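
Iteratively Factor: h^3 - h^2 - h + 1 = (h - 1)*(h^2 - 1) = (h - 1)*(h + 1)*(h - 1)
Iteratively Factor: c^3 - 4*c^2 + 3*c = (c - 3)*(c^2 - c) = c*(c - 3)*(c - 1)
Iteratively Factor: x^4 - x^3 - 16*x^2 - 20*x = (x - 5)*(x^3 + 4*x^2 + 4*x) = (x - 5)*(x + 2)*(x^2 + 2*x) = x*(x - 5)*(x + 2)*(x + 2)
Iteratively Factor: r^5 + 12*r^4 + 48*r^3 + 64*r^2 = (r + 4)*(r^4 + 8*r^3 + 16*r^2) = r*(r + 4)*(r^3 + 8*r^2 + 16*r) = r^2*(r + 4)*(r^2 + 8*r + 16) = r^2*(r + 4)^2*(r + 4)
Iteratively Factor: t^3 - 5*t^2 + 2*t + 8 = (t + 1)*(t^2 - 6*t + 8) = (t - 4)*(t + 1)*(t - 2)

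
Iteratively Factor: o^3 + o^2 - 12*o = (o)*(o^2 + o - 12) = o*(o + 4)*(o - 3)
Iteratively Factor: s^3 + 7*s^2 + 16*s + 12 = (s + 2)*(s^2 + 5*s + 6) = (s + 2)*(s + 3)*(s + 2)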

* **Task instructions**: Repeat the line that contains "Iteratively Factor: o^3", then every line after it until the records end, with nothing added.

* **Response area**:
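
Iteratively Factor: o^3 + o^2 - 12*o = (o)*(o^2 + o - 12) = o*(o + 4)*(o - 3)
Iteratively Factor: s^3 + 7*s^2 + 16*s + 12 = (s + 2)*(s^2 + 5*s + 6) = (s + 2)*(s + 3)*(s + 2)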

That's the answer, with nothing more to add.